Directions for this task → In this exercise, each record below is to be written out again exactly.

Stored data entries

····················

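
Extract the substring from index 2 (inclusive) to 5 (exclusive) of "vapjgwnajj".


Input string: 'vapjgwnajj'
Operation: slice [2:5]
Extract characters: s[2]='p', s[3]='j', s[4]='g'
Result: pjg


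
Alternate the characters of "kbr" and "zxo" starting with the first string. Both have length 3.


String 1: 'kbr'
String 2: 'zxo'
Operation: alternate characters
Pairs: 'k'+'z', 'b'+'x', 'r'+'o'
Result: kzbxro


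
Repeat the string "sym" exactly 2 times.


Input string: 'sym'
Operation: repeat 2 times
Concatenation: 'sym' + 'sym'
Result: symsym


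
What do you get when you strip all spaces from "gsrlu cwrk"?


Input string: 'gsrlu cwrk'
Operation: remove all spaces
Words: 'gsrlu', 'cwrk'
Join without spaces: gsrlucwrk


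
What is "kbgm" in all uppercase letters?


Input string: 'kbgm'
Operation: convert each letter to uppercase
Mapping: 'k'->'K', 'b'->'B', 'g'->'G', 'm'->'M'
Result: KBGM


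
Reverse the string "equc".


Input string: 'equc'
Operation: reverse character order
Original order: 'e' -> 'q' -> 'u' -> 'c'
Reversed order: 'c' -> 'u' -> 'q' -> 'e'
Result: cuqe


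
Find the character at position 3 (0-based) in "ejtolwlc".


Input string: 'ejtolwlc'
Operation: get character at index 3
Index mapping: s[0]='e', s[1]='j', s[2]='t', s[3]='o'
Result: 'o'


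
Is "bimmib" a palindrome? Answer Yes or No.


Input string: 'bimmib'
Reversed: 'bimmib'
Compare pairs: s[0]='b' vs s[5]='b' (match), s[1]='i' vs s[4]='i' (match), s[2]='m' vs s[3]='m' (match)
Palindrome: Yes


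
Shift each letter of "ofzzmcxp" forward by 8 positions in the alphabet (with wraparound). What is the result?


Input: 'ofzzmcxp', shift = 8
Operation: for each letter, (position + 8) mod 26
Mapping: 'o'(14+8=22)->'w', 'f'(5+8=13)->'n', 'z'(25+8=33, 33 mod 26=7)->'h', 'z'(25+8=33, 33 mod 26=7)->'h', 'm'(12+8=20)->'u', 'c'(2+8=10)->'k', 'x'(23+8=31, 31 mod 26=5)->'f', 'p'(15+8=23)->'x'
Result: wnhhukfx


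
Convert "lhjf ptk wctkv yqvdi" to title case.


Input string: 'lhjf ptk wctkv yqvdi'
Operation: capitalize first letter of each word
Word transformations: 'lhjf'->'Lhjf', 'ptk'->'Ptk', 'wctkv'->'Wctkv', 'yqvdi'->'Yqvdi'
Result: Lhjf Ptk Wctkv Yqvdi


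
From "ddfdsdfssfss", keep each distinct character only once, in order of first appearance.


Input: 'ddfdsdfssfss'
Operation: keep first occurrence of each character
Scan: s[0]='d' new -> keep; s[1]='d' seen -> skip; s[2]='f' new -> keep; s[3]='d' seen -> skip; s[4]='s' new -> keep; s[5]='d' seen -> skip; s[6]='f' seen -> skip; s[7]='s' seen -> skip; s[8]='s' seen -> skip; s[9]='f' seen -> skip; s[10]='s' seen -> skip; s[11]='s' seen -> skip
Result: dfs


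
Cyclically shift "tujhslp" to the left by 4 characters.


Input: 'tujhslp', shift = 4
Operation: split at index 4 and swap parts
Front part s[0:4] = 'tujh'
Back part s[4:] = 'slp'
Rotated = back + front = 'slp' + 'tujh'
Result: slptujh


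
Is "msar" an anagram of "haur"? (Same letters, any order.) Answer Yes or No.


String 1: 'haur' -> sorted: 'ahru'
String 2: 'msar' -> sorted: 'amrs'
Compare sorted forms: 'ahru' != 'amrs'
Anagram: No


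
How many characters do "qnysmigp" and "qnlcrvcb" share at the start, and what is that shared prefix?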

····················

Result →
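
Extract the substring from index 2 (inclusive) to 5 (exclusive) of "vapjgwnajj".


Input string: 'vapjgwnajj'
Operation: slice [2:5]
Extract characters: s[2]='p', s[3]='j', s[4]='g'
Result: pjg


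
Alternate the characters of "kbr" and "zxo" starting with the first string. Both have length 3.


String 1: 'kbr'
String 2: 'zxo'
Operation: alternate characters
Pairs: 'k'+'z', 'b'+'x', 'r'+'o'
Result: kzbxro


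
Repeat the string "sym" exactly 2 times.


Input string: 'sym'
Operation: repeat 2 times
Concatenation: 'sym' + 'sym'
Result: symsym


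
What do you get when you strip all spaces from "gsrlu cwrk"?


Input string: 'gsrlu cwrk'
Operation: remove all spaces
Words: 'gsrlu', 'cwrk'
Join without spaces: gsrlucwrk


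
What is "kbgm" in all uppercase letters?


Input string: 'kbgm'
Operation: convert each letter to uppercase
Mapping: 'k'->'K', 'b'->'B', 'g'->'G', 'm'->'M'
Result: KBGM


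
Reverse the string "equc".


Input string: 'equc'
Operation: reverse character order
Original order: 'e' -> 'q' -> 'u' -> 'c'
Reversed order: 'c' -> 'u' -> 'q' -> 'e'
Result: cuqe


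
Find the character at position 3 (0-based) in "ejtolwlc".


Input string: 'ejtolwlc'
Operation: get character at index 3
Index mapping: s[0]='e', s[1]='j', s[2]='t', s[3]='o'
Result: 'o'


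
Is "bimmib" a palindrome? Answer Yes or No.


Input string: 'bimmib'
Reversed: 'bimmib'
Compare pairs: s[0]='b' vs s[5]='b' (match), s[1]='i' vs s[4]='i' (match), s[2]='m' vs s[3]='m' (match)
Palindrome: Yes


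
Shift each letter of "ofzzmcxp" forward by 8 positions in the alphabet (with wraparound). What is the result?


Input: 'ofzzmcxp', shift = 8
Operation: for each letter, (position + 8) mod 26
Mapping: 'o'(14+8=22)->'w', 'f'(5+8=13)->'n', 'z'(25+8=33, 33 mod 26=7)->'h', 'z'(25+8=33, 33 mod 26=7)->'h', 'm'(12+8=20)->'u', 'c'(2+8=10)->'k', 'x'(23+8=31, 31 mod 26=5)->'f', 'p'(15+8=23)->'x'
Result: wnhhukfx


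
Convert "lhjf ptk wctkv yqvdi" to title case.


Input string: 'lhjf ptk wctkv yqvdi'
Operation: capitalize first letter of each word
Word transformations: 'lhjf'->'Lhjf', 'ptk'->'Ptk', 'wctkv'->'Wctkv', 'yqvdi'->'Yqvdi'
Result: Lhjf Ptk Wctkv Yqvdi


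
From "ddfdsdfssfss", keep each distinct character only once, in order of first appearance.


Input: 'ddfdsdfssfss'
Operation: keep first occurrence of each character
Scan: s[0]='d' new -> keep; s[1]='d' seen -> skip; s[2]='f' new -> keep; s[3]='d' seen -> skip; s[4]='s' new -> keep; s[5]='d' seen -> skip; s[6]='f' seen -> skip; s[7]='s' seen -> skip; s[8]='s' seen -> skip; s[9]='f' seen -> skip; s[10]='s' seen -> skip; s[11]='s' seen -> skip
Result: dfs


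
Cyclically shift "tujhslp" to the left by 4 characters.


Input: 'tujhslp', shift = 4
Operation: split at index 4 and swap parts
Front part s[0:4] = 'tujh'
Back part s[4:] = 'slp'
Rotated = back + front = 'slp' + 'tujh'
Result: slptujh


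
Is "msar" an anagram of "haur"? (Same letters, any order.) Answer Yes or No.


String 1: 'haur' -> sorted: 'ahru'
String 2: 'msar' -> sorted: 'amrs'
Compare sorted forms: 'ahru' != 'amrs'
Anagram: No


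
How many characters do "qnysmigp" and "qnlcrvcb" share at the start, and what is that shared prefix?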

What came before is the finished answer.